DATA FOR THE TASK -
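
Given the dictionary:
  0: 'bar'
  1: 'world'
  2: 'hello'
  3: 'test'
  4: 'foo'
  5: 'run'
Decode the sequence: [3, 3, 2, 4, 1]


Look up each index in the dictionary:
  3 -> 'test'
  3 -> 'test'
  2 -> 'hello'
  4 -> 'foo'
  1 -> 'world'

Decoded: "test test hello foo world"


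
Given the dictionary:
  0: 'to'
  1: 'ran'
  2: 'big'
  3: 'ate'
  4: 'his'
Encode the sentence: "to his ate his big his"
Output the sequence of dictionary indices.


Look up each word in the dictionary:
  'to' -> 0
  'his' -> 4
  'ate' -> 3
  'his' -> 4
  'big' -> 2
  'his' -> 4

Encoded: [0, 4, 3, 4, 2, 4]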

WHAT YOU HAVE TO DO - Output the records above in their entirety, exactly.

ANSWER SECTION -
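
Given the dictionary:
  0: 'bar'
  1: 'world'
  2: 'hello'
  3: 'test'
  4: 'foo'
  5: 'run'
Decode the sequence: [3, 3, 2, 4, 1]


Look up each index in the dictionary:
  3 -> 'test'
  3 -> 'test'
  2 -> 'hello'
  4 -> 'foo'
  1 -> 'world'

Decoded: "test test hello foo world"


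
Given the dictionary:
  0: 'to'
  1: 'ran'
  2: 'big'
  3: 'ate'
  4: 'his'
Encode the sentence: "to his ate his big his"
Output the sequence of dictionary indices.


Look up each word in the dictionary:
  'to' -> 0
  'his' -> 4
  'ate' -> 3
  'his' -> 4
  'big' -> 2
  'his' -> 4

Encoded: [0, 4, 3, 4, 2, 4]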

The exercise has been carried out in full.